[Saved entries]
• • • • •
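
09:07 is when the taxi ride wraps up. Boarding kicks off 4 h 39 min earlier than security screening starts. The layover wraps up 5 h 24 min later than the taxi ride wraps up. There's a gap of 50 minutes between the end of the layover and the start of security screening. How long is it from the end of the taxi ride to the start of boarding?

95 minutes

The layover ends at 09:07 + 324 min = 14:31.
Security screening starts at 14:31 + 50 min = 15:21.
Boarding starts at 15:21 − 279 min = 10:42.
From 09:07 to 10:42 is 95 minutes.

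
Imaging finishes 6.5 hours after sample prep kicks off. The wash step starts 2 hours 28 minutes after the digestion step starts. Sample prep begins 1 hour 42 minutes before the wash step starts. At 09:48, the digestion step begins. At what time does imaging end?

17:04

The wash step starts at 09:48 + 148 min = 12:16.
Sample prep starts at 12:16 − 102 min = 10:34.
Imaging ends at 10:34 + 390 min = 17:04.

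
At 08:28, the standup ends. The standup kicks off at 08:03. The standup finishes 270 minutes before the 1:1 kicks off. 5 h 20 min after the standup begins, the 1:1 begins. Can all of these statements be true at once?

No

The 1:1 starts at 08:03 + 320 min = 13:23.
The standup ends at 13:23 − 270 min = 08:53.
But the standup is also said to end at 08:28 — a 25-minute conflict.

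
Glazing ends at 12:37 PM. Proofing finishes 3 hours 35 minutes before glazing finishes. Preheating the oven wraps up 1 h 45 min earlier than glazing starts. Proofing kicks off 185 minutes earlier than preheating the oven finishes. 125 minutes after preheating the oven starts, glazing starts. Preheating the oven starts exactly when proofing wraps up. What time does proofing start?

Proofing ends at 12:37 PM − 215 min = 9:02 AM.
So preheating the oven starts at 9:02 AM.
Glazing starts at 9:02 AM + 125 min = 11:07 AM.
Preheating the oven ends at 11:07 AM − 105 min = 9:22 AM.
Proofing starts at 9:22 AM − 185 min = 6:17 AM.

6:17 AM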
• • • • •
The task
The answer must be the full data, repeated word for word.

Output for this exercise
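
09:07 is when the taxi ride wraps up. Boarding kicks off 4 h 39 min earlier than security screening starts. The layover wraps up 5 h 24 min later than the taxi ride wraps up. There's a gap of 50 minutes between the end of the layover and the start of security screening. How long is it from the end of the taxi ride to the start of boarding?

95 minutes

The layover ends at 09:07 + 324 min = 14:31.
Security screening starts at 14:31 + 50 min = 15:21.
Boarding starts at 15:21 − 279 min = 10:42.
From 09:07 to 10:42 is 95 minutes.

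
Imaging finishes 6.5 hours after sample prep kicks off. The wash step starts 2 hours 28 minutes after the digestion step starts. Sample prep begins 1 hour 42 minutes before the wash step starts. At 09:48, the digestion step begins. At what time does imaging end?

17:04

The wash step starts at 09:48 + 148 min = 12:16.
Sample prep starts at 12:16 − 102 min = 10:34.
Imaging ends at 10:34 + 390 min = 17:04.

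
At 08:28, the standup ends. The standup kicks off at 08:03. The standup finishes 270 minutes before the 1:1 kicks off. 5 h 20 min after the standup begins, the 1:1 begins. Can all of these statements be true at once?

No

The 1:1 starts at 08:03 + 320 min = 13:23.
The standup ends at 13:23 − 270 min = 08:53.
But the standup is also said to end at 08:28 — a 25-minute conflict.

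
Glazing ends at 12:37 PM. Proofing finishes 3 hours 35 minutes before glazing finishes. Preheating the oven wraps up 1 h 45 min earlier than glazing starts. Proofing kicks off 185 minutes earlier than preheating the oven finishes. 125 minutes after preheating the oven starts, glazing starts. Preheating the oven starts exactly when proofing wraps up. What time does proofing start?

Proofing ends at 12:37 PM − 215 min = 9:02 AM.
So preheating the oven starts at 9:02 AM.
Glazing starts at 9:02 AM + 125 min = 11:07 AM.
Preheating the oven ends at 11:07 AM − 105 min = 9:22 AM.
Proofing starts at 9:22 AM − 185 min = 6:17 AM.

6:17 AM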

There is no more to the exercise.